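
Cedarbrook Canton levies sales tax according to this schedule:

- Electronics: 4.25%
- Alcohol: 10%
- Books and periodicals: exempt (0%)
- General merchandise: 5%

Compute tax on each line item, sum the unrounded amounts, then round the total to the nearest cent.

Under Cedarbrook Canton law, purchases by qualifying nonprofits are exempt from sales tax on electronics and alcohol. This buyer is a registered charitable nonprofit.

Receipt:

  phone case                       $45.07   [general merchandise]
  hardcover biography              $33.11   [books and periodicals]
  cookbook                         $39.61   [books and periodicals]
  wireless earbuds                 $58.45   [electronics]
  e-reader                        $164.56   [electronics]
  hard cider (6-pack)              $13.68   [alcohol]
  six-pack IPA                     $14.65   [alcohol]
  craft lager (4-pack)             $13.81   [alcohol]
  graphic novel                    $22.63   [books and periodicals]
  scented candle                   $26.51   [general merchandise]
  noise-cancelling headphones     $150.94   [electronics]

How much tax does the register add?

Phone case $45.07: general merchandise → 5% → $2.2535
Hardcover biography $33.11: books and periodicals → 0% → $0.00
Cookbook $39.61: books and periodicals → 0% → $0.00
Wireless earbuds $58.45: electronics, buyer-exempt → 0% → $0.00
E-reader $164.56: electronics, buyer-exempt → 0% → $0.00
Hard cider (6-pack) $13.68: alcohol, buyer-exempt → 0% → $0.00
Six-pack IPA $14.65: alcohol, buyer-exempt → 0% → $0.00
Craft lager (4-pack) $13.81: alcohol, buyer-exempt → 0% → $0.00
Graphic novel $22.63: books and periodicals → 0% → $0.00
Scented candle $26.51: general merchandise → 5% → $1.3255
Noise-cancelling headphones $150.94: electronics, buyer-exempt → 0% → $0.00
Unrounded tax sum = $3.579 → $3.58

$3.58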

________________

> [Task brief]
Count lines above with the word "Canton". Give the number only.

> [Response area]
2